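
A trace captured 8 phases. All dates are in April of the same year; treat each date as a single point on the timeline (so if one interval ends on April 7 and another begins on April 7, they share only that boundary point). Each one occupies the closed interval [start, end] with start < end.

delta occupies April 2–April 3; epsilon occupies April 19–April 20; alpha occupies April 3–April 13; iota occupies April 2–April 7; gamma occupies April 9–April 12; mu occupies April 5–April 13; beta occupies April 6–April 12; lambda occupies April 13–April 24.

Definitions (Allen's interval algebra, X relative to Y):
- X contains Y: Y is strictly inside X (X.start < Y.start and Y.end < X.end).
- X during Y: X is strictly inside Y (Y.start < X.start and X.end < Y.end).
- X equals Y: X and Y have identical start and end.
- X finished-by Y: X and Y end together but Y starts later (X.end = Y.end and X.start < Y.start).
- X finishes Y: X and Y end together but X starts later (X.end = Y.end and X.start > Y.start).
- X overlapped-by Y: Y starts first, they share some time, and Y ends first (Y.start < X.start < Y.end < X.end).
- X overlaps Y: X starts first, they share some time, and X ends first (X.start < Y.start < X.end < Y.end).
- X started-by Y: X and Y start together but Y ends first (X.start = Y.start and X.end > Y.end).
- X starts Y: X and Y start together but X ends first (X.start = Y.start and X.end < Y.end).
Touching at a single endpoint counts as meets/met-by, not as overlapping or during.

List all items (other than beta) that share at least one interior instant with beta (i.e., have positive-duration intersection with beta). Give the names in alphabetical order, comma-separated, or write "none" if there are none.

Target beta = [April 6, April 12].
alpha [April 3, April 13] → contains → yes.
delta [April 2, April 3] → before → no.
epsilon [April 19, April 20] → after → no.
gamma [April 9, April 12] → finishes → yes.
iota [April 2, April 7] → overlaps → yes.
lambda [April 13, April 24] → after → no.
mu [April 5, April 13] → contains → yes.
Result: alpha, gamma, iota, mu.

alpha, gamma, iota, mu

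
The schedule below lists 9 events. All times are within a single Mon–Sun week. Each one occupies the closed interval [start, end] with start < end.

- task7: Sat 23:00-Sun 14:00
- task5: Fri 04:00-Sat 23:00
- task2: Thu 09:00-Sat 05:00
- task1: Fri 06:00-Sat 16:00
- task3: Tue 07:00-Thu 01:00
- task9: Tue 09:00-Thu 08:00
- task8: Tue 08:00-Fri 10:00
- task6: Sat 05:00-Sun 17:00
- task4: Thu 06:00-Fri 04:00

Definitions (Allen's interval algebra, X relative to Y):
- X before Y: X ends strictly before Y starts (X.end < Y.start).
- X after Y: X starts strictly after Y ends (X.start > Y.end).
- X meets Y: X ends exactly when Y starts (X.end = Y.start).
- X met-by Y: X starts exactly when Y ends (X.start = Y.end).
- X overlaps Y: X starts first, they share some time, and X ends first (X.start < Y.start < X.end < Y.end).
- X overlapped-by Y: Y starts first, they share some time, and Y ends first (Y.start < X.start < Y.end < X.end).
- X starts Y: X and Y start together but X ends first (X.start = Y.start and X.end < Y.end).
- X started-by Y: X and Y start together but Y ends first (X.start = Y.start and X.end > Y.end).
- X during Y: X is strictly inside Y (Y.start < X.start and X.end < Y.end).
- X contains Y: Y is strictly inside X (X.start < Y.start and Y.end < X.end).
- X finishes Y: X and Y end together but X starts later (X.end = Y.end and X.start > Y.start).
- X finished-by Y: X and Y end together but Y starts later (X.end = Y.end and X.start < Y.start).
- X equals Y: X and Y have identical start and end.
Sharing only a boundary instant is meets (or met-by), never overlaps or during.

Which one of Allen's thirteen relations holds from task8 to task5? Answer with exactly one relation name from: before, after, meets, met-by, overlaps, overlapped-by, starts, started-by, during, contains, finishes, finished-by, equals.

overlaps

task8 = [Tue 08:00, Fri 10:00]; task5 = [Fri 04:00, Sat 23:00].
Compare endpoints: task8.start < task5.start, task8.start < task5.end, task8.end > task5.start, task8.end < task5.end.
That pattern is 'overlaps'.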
━━━
• _REQUIRED WORK_
Within the lines above, find those holding the word "when" and copy them.

• _OUTPUT FOR THIS EXERCISE_
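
- X meets Y: X ends exactly when Y starts (X.end = Y.start).
- X met-by Y: X starts exactly when Y ends (X.start = Y.end).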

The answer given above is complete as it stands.